**Data extracts**.

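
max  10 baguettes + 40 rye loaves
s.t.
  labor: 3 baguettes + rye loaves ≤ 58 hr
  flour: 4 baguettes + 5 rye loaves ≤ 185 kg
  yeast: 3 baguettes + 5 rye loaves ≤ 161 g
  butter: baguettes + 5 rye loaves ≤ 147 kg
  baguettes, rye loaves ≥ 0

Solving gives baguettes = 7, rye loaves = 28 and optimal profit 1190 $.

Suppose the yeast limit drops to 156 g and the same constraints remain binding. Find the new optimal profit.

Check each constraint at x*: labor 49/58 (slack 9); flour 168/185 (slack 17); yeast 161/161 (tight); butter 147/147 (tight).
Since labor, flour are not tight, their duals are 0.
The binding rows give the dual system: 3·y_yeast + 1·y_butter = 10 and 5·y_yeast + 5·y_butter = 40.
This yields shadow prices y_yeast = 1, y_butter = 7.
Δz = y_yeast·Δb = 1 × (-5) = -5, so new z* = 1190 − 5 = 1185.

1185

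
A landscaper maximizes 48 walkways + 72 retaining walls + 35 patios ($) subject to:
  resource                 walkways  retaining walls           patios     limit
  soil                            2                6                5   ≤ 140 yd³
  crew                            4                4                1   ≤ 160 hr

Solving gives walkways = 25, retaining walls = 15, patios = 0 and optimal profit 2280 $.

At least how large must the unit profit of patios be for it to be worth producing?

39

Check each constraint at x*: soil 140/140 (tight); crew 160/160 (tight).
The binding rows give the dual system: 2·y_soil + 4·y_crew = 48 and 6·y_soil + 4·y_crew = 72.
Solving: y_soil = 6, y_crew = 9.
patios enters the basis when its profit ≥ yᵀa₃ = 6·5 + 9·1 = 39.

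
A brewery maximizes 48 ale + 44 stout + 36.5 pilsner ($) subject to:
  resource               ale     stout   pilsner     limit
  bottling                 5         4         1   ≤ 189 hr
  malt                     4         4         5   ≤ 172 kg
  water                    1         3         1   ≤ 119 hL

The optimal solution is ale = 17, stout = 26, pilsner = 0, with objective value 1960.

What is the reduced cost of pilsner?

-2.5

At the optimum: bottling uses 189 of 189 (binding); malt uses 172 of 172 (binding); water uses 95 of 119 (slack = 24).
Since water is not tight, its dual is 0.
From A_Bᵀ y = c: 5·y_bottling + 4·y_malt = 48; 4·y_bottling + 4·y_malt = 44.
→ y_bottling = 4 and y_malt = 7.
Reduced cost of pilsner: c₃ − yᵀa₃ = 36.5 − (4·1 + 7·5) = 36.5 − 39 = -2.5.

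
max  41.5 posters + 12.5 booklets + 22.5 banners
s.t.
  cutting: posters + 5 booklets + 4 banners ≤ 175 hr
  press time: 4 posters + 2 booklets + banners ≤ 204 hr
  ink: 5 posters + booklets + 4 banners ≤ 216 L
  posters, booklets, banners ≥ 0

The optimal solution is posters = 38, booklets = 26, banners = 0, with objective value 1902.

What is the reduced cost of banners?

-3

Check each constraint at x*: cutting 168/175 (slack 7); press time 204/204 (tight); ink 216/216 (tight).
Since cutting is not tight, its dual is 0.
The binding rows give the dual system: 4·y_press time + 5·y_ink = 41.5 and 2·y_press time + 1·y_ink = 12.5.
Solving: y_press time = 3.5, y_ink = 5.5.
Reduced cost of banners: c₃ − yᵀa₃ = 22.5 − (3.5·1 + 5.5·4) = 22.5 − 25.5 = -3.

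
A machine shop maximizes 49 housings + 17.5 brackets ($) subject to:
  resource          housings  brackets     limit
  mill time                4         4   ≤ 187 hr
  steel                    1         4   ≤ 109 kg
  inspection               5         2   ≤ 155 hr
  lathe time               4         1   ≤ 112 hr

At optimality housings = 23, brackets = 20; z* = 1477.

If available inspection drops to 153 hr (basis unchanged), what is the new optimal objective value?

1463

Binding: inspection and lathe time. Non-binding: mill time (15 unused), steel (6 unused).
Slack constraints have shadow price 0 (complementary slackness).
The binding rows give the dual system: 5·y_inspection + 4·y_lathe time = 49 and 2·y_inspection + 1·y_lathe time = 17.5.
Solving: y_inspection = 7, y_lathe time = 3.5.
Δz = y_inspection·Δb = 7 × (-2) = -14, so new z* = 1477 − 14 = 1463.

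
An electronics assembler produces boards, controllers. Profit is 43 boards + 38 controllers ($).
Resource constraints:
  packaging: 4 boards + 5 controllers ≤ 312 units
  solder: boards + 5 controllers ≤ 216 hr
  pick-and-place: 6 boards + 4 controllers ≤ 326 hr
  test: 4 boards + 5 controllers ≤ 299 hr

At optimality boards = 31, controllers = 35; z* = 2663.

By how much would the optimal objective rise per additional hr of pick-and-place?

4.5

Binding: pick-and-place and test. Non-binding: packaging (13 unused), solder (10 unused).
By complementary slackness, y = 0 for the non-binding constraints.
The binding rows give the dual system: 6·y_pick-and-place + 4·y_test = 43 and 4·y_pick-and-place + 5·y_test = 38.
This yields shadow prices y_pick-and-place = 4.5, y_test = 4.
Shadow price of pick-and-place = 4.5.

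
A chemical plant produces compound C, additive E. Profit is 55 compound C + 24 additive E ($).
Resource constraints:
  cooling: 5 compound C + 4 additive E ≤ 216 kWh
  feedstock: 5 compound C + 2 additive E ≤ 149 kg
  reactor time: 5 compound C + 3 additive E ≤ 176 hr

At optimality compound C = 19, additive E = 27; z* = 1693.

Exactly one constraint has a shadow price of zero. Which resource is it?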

**Assigned task**. Whenever a line of the listing above holds the string "solution", include it in the count, and report only the final number.

**The completed task**. 2